__Directions__. As an exercise, copy out the entries exactly as written.

__Source information__.
· · · ·
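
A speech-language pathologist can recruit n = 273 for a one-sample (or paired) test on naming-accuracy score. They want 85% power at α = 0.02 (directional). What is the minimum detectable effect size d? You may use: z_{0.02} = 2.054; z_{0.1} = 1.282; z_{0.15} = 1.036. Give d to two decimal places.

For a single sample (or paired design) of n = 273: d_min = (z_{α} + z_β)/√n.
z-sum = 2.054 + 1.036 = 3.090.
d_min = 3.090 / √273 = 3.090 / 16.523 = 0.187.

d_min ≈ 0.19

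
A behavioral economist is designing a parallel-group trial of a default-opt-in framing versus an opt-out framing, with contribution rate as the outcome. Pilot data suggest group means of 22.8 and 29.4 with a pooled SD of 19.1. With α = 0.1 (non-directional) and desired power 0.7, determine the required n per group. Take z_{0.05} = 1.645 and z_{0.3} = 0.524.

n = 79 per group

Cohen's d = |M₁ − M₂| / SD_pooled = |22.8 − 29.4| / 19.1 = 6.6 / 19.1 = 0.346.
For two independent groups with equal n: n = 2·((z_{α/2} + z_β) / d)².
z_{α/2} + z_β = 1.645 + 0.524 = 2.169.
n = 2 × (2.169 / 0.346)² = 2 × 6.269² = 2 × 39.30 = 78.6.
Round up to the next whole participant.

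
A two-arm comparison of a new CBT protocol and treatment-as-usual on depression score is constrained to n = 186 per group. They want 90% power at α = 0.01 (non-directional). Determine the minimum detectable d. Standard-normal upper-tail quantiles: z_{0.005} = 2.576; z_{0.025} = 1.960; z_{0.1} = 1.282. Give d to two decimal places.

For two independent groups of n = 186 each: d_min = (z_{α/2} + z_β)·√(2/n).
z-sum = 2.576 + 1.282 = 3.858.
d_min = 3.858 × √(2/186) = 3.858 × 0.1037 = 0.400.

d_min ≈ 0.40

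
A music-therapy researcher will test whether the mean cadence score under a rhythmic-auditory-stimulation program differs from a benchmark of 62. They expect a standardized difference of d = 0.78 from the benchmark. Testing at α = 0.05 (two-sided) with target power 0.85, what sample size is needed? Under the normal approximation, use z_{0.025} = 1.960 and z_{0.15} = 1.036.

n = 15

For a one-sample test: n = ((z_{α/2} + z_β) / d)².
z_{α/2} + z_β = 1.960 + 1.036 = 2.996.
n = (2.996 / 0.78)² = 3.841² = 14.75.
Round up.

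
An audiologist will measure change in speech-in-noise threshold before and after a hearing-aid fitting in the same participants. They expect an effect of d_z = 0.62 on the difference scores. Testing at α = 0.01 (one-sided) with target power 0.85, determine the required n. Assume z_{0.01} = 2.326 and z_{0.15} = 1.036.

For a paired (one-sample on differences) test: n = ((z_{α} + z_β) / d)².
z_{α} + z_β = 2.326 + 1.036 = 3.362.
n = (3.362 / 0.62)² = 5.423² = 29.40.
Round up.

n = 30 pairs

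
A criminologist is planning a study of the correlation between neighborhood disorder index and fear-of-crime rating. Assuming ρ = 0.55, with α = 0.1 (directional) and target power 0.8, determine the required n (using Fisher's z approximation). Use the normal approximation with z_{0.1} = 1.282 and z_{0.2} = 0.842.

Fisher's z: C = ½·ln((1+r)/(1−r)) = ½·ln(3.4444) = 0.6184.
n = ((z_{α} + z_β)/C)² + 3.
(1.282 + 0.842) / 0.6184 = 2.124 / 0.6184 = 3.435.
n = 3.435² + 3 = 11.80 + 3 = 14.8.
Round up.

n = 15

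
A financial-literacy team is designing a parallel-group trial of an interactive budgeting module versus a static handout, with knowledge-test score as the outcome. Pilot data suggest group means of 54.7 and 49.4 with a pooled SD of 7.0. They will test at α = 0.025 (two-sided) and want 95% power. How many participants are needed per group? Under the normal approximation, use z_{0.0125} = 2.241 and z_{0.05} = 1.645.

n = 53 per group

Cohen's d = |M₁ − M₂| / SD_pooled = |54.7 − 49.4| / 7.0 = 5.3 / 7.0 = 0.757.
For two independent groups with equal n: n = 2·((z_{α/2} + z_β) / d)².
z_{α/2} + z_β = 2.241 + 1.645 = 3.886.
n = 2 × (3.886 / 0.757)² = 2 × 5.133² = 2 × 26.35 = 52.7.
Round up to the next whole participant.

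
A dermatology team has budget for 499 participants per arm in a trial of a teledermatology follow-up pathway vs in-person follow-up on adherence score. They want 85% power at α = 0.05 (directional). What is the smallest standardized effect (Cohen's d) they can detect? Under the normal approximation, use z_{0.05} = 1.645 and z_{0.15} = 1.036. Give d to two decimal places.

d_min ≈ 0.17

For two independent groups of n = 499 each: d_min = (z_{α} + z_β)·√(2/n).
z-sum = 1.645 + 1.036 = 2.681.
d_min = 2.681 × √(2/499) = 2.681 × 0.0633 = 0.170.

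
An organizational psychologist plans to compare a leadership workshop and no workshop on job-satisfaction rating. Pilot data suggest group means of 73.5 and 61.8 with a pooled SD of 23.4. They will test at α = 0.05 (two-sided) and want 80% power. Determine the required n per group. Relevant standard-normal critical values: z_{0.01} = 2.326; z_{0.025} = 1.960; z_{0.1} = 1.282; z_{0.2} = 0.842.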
· · · ·
__Response area__.
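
A speech-language pathologist can recruit n = 273 for a one-sample (or paired) test on naming-accuracy score. They want 85% power at α = 0.02 (directional). What is the minimum detectable effect size d? You may use: z_{0.02} = 2.054; z_{0.1} = 1.282; z_{0.15} = 1.036. Give d to two decimal places.

For a single sample (or paired design) of n = 273: d_min = (z_{α} + z_β)/√n.
z-sum = 2.054 + 1.036 = 3.090.
d_min = 3.090 / √273 = 3.090 / 16.523 = 0.187.

d_min ≈ 0.19

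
A behavioral economist is designing a parallel-group trial of a default-opt-in framing versus an opt-out framing, with contribution rate as the outcome. Pilot data suggest group means of 22.8 and 29.4 with a pooled SD of 19.1. With α = 0.1 (non-directional) and desired power 0.7, determine the required n per group. Take z_{0.05} = 1.645 and z_{0.3} = 0.524.

n = 79 per group

Cohen's d = |M₁ − M₂| / SD_pooled = |22.8 − 29.4| / 19.1 = 6.6 / 19.1 = 0.346.
For two independent groups with equal n: n = 2·((z_{α/2} + z_β) / d)².
z_{α/2} + z_β = 1.645 + 0.524 = 2.169.
n = 2 × (2.169 / 0.346)² = 2 × 6.269² = 2 × 39.30 = 78.6.
Round up to the next whole participant.

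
A two-arm comparison of a new CBT protocol and treatment-as-usual on depression score is constrained to n = 186 per group. They want 90% power at α = 0.01 (non-directional). Determine the minimum detectable d. Standard-normal upper-tail quantiles: z_{0.005} = 2.576; z_{0.025} = 1.960; z_{0.1} = 1.282. Give d to two decimal places.

For two independent groups of n = 186 each: d_min = (z_{α/2} + z_β)·√(2/n).
z-sum = 2.576 + 1.282 = 3.858.
d_min = 3.858 × √(2/186) = 3.858 × 0.1037 = 0.400.

d_min ≈ 0.40

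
A music-therapy researcher will test whether the mean cadence score under a rhythmic-auditory-stimulation program differs from a benchmark of 62. They expect a standardized difference of d = 0.78 from the benchmark. Testing at α = 0.05 (two-sided) with target power 0.85, what sample size is needed? Under the normal approximation, use z_{0.025} = 1.960 and z_{0.15} = 1.036.

n = 15

For a one-sample test: n = ((z_{α/2} + z_β) / d)².
z_{α/2} + z_β = 1.960 + 1.036 = 2.996.
n = (2.996 / 0.78)² = 3.841² = 14.75.
Round up.

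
An audiologist will measure change in speech-in-noise threshold before and after a hearing-aid fitting in the same participants. They expect an effect of d_z = 0.62 on the difference scores. Testing at α = 0.01 (one-sided) with target power 0.85, determine the required n. Assume z_{0.01} = 2.326 and z_{0.15} = 1.036.

For a paired (one-sample on differences) test: n = ((z_{α} + z_β) / d)².
z_{α} + z_β = 2.326 + 1.036 = 3.362.
n = (3.362 / 0.62)² = 5.423² = 29.40.
Round up.

n = 30 pairs

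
A criminologist is planning a study of the correlation between neighborhood disorder index and fear-of-crime rating. Assuming ρ = 0.55, with α = 0.1 (directional) and target power 0.8, determine the required n (using Fisher's z approximation). Use the normal approximation with z_{0.1} = 1.282 and z_{0.2} = 0.842.

Fisher's z: C = ½·ln((1+r)/(1−r)) = ½·ln(3.4444) = 0.6184.
n = ((z_{α} + z_β)/C)² + 3.
(1.282 + 0.842) / 0.6184 = 2.124 / 0.6184 = 3.435.
n = 3.435² + 3 = 11.80 + 3 = 14.8.
Round up.

n = 15

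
A financial-literacy team is designing a parallel-group trial of an interactive budgeting module versus a static handout, with knowledge-test score as the outcome. Pilot data suggest group means of 54.7 and 49.4 with a pooled SD of 7.0. They will test at α = 0.025 (two-sided) and want 95% power. How many participants are needed per group? Under the normal approximation, use z_{0.0125} = 2.241 and z_{0.05} = 1.645.

n = 53 per group

Cohen's d = |M₁ − M₂| / SD_pooled = |54.7 − 49.4| / 7.0 = 5.3 / 7.0 = 0.757.
For two independent groups with equal n: n = 2·((z_{α/2} + z_β) / d)².
z_{α/2} + z_β = 2.241 + 1.645 = 3.886.
n = 2 × (3.886 / 0.757)² = 2 × 5.133² = 2 × 26.35 = 52.7.
Round up to the next whole participant.

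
A dermatology team has budget for 499 participants per arm in a trial of a teledermatology follow-up pathway vs in-person follow-up on adherence score. They want 85% power at α = 0.05 (directional). What is the smallest standardized effect (Cohen's d) they can detect? Under the normal approximation, use z_{0.05} = 1.645 and z_{0.15} = 1.036. Give d to two decimal places.

d_min ≈ 0.17

For two independent groups of n = 499 each: d_min = (z_{α} + z_β)·√(2/n).
z-sum = 1.645 + 1.036 = 2.681.
d_min = 2.681 × √(2/499) = 2.681 × 0.0633 = 0.170.

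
An organizational psychologist plans to compare a leadership workshop and no workshop on job-satisfaction rating. Pilot data suggest group means of 73.5 and 61.8 with a pooled SD of 23.4. They will test at α = 0.05 (two-sided) and want 80% power. Determine the required n per group. Relevant standard-normal critical values: z_{0.01} = 2.326; z_{0.025} = 1.960; z_{0.1} = 1.282; z_{0.2} = 0.842.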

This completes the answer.